- GOAL OF THE EXERCISE:
Copy every record word for word.

- Saved data entries:
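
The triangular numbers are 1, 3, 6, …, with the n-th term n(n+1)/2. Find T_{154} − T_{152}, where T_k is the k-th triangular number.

154·155/2 = 11935 and 152·153/2 = 11628.
Difference: 11935 − 11628 = 307.

307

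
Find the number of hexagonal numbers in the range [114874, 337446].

The n-th hexagonal number is n(2n−1).
Smallest index with value ≥ 114874: n = 240 (giving 114960).
Largest index with value ≤ 337446: n = 411 (giving 337431).
Indices 240 through 411: 172 terms.

172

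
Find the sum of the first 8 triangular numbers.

Σ i(i+1)/2 = (Σi² + Σi) / 2 over i = 1..8.
Σi = 36 and Σi² = 204.
(1·204 + 1·36) / 2 = 240/2 = 120.

120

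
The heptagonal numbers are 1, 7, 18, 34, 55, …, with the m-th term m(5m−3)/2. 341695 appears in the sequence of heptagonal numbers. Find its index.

Set n(5n−3)/2 = 341695, giving 5n² − 3n − 683390 = 0.
So n = (3 + 3697) / 10 = 3700/10 = 370.
Check: 370·(5·370 − 3)/2 = 341695. ✓

370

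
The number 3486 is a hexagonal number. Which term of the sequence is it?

Set n(2n−1) = 3486, giving 2n² − n − 3486 = 0.
The discriminant is 1 + 8·3486 = 27889, and √27889 = 167.
So n = (1 + 167) / 4 = 168/4 = 42.
Check: 42·(2·42 − 1) = 3486. ✓

42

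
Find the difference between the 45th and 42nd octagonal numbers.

45·(3·45 − 2) = 5985 and 42·(3·42 − 2) = 5208.
Difference: 5985 − 5208 = 777.

777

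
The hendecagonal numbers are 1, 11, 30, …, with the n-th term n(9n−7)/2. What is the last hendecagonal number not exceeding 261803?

Solve n(9n−7)/2 ≤ 261803 for integer n.
n = 241 gives 260521 ≤ 261803, while n = 242 gives 262691 > 261803; so the answer is 260521.

260521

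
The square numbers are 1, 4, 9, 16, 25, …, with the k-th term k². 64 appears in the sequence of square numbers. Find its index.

We need n² = 64, so n = √64 = 8.

8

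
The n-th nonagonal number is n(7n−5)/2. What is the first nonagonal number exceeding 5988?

Solve n(7n−5)/2 > 5988 for integer n.
The largest n with value ≤ 5988 is 41 (since 5781 ≤ 5988 < 6069), so the first above is n = 42, value 6069.

6069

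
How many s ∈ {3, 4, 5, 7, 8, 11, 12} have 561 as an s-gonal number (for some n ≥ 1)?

s = 3: P(3, 33) = 561. ✓
s = 4: P(4, 23) = 529 and P(4, 24) = 576; 561 is not s-gonal.
s = 5: P(5, 19) = 532 and P(5, 20) = 590; 561 is not s-gonal.
s = 7: P(7, 15) = 540 and P(7, 16) = 616; 561 is not s-gonal.
s = 8: P(8, 14) = 560 and P(8, 15) = 645; 561 is not s-gonal.
s = 11: P(11, 11) = 506 and P(11, 12) = 606; 561 is not s-gonal.
s = 12: P(12, 11) = 561. ✓
Hits: s ∈ {3, 12} → 2.

2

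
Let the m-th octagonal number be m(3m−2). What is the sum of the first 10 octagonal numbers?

Σ i(3i−2) = 3Σi² − 2Σi over i = 1..10.
Σi = 55 and Σi² = 385.
3·385 − 2·55 = 1045.

1045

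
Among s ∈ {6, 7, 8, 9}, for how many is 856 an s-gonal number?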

- REPLY TO THE TASK:
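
The triangular numbers are 1, 3, 6, …, with the n-th term n(n+1)/2. Find T_{154} − T_{152}, where T_k is the k-th triangular number.

154·155/2 = 11935 and 152·153/2 = 11628.
Difference: 11935 − 11628 = 307.

307

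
Find the number of hexagonal numbers in the range [114874, 337446].

The n-th hexagonal number is n(2n−1).
Smallest index with value ≥ 114874: n = 240 (giving 114960).
Largest index with value ≤ 337446: n = 411 (giving 337431).
Indices 240 through 411: 172 terms.

172

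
Find the sum of the first 8 triangular numbers.

Σ i(i+1)/2 = (Σi² + Σi) / 2 over i = 1..8.
Σi = 36 and Σi² = 204.
(1·204 + 1·36) / 2 = 240/2 = 120.

120

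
The heptagonal numbers are 1, 7, 18, 34, 55, …, with the m-th term m(5m−3)/2. 341695 appears in the sequence of heptagonal numbers. Find its index.

Set n(5n−3)/2 = 341695, giving 5n² − 3n − 683390 = 0.
So n = (3 + 3697) / 10 = 3700/10 = 370.
Check: 370·(5·370 − 3)/2 = 341695. ✓

370

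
The number 3486 is a hexagonal number. Which term of the sequence is it?

Set n(2n−1) = 3486, giving 2n² − n − 3486 = 0.
The discriminant is 1 + 8·3486 = 27889, and √27889 = 167.
So n = (1 + 167) / 4 = 168/4 = 42.
Check: 42·(2·42 − 1) = 3486. ✓

42

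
Find the difference between the 45th and 42nd octagonal numbers.

45·(3·45 − 2) = 5985 and 42·(3·42 − 2) = 5208.
Difference: 5985 − 5208 = 777.

777

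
The hendecagonal numbers are 1, 11, 30, …, with the n-th term n(9n−7)/2. What is the last hendecagonal number not exceeding 261803?

Solve n(9n−7)/2 ≤ 261803 for integer n.
n = 241 gives 260521 ≤ 261803, while n = 242 gives 262691 > 261803; so the answer is 260521.

260521

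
The square numbers are 1, 4, 9, 16, 25, …, with the k-th term k². 64 appears in the sequence of square numbers. Find its index.

We need n² = 64, so n = √64 = 8.

8

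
The n-th nonagonal number is n(7n−5)/2. What is the first nonagonal number exceeding 5988?

Solve n(7n−5)/2 > 5988 for integer n.
The largest n with value ≤ 5988 is 41 (since 5781 ≤ 5988 < 6069), so the first above is n = 42, value 6069.

6069

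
How many s ∈ {3, 4, 5, 7, 8, 11, 12} have 561 as an s-gonal number (for some n ≥ 1)?

s = 3: P(3, 33) = 561. ✓
s = 4: P(4, 23) = 529 and P(4, 24) = 576; 561 is not s-gonal.
s = 5: P(5, 19) = 532 and P(5, 20) = 590; 561 is not s-gonal.
s = 7: P(7, 15) = 540 and P(7, 16) = 616; 561 is not s-gonal.
s = 8: P(8, 14) = 560 and P(8, 15) = 645; 561 is not s-gonal.
s = 11: P(11, 11) = 506 and P(11, 12) = 606; 561 is not s-gonal.
s = 12: P(12, 11) = 561. ✓
Hits: s ∈ {3, 12} → 2.

2

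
Let the m-th octagonal number be m(3m−2). What is the sum of the first 10 octagonal numbers?

Σ i(3i−2) = 3Σi² − 2Σi over i = 1..10.
Σi = 55 and Σi² = 385.
3·385 − 2·55 = 1045.

1045

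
Among s ∈ {6, 7, 8, 9}, for how many is 856 an s-gonal number?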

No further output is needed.